_ACTIVITY_: Below are the records; count the lines that include the string "space" and give only that number.

━━━━━━━━━━

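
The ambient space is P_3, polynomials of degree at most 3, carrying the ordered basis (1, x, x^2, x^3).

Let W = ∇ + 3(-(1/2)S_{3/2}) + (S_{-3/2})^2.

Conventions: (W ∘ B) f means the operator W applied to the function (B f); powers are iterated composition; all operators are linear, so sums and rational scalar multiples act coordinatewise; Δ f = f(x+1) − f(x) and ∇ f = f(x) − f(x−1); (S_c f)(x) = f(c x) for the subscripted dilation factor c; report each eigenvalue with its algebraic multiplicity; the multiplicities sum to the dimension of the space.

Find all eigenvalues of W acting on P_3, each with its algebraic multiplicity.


λ = -1/2 (multiplicity 1), λ = 0 (multiplicity 1), λ = 27/16 (multiplicity 1), λ = 405/64 (multiplicity 1)

image of 1: -1/2
image of x: 1
image of x^2: (27/16)x^2 + 2x - 1
image of x^3: (405/64)x^3 + 3x^2 - 3x + 1
the matrix is upper triangular; its diagonal is (-1/2, 0, 27/16, 405/64)
for a triangular matrix the eigenvalues are the diagonal entries, with algebraic multiplicity their repetition count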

━━━━━━━━━━

_WRITTEN REPLY_: 2